■ Goal of the exercise ■
Give back the entries below verbatim.

■ Extracted data ■
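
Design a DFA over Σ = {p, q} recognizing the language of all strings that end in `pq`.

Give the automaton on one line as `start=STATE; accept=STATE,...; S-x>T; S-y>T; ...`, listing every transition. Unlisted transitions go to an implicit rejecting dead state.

start=A; accept=C; A-p>B; A-q>A; B-p>B; B-q>C; C-p>B; C-q>A

Let each state record the length of the longest suffix of the input read so far that is also a prefix of `pq`. B means the last symbol is `p`; C means the last 2 symbols are `pq`. Accept only at C, where the string currently ends in `pq`.
3 states suffice.
       p  q 
>  A   B  A 
   B   B  C 
 * C   B  A 
(> = start, * = accepting)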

■ Answer box ■
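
Design a DFA over Σ = {p, q} recognizing the language of all strings that end in `pq`.

Give the automaton on one line as `start=STATE; accept=STATE,...; S-x>T; S-y>T; ...`, listing every transition. Unlisted transitions go to an implicit rejecting dead state.

start=A; accept=C; A-p>B; A-q>A; B-p>B; B-q>C; C-p>B; C-q>A

Let each state record the length of the longest suffix of the input read so far that is also a prefix of `pq`. B means the last symbol is `p`; C means the last 2 symbols are `pq`. Accept only at C, where the string currently ends in `pq`.
3 states suffice.
       p  q 
>  A   B  A 
   B   B  C 
 * C   B  A 
(> = start, * = accepting)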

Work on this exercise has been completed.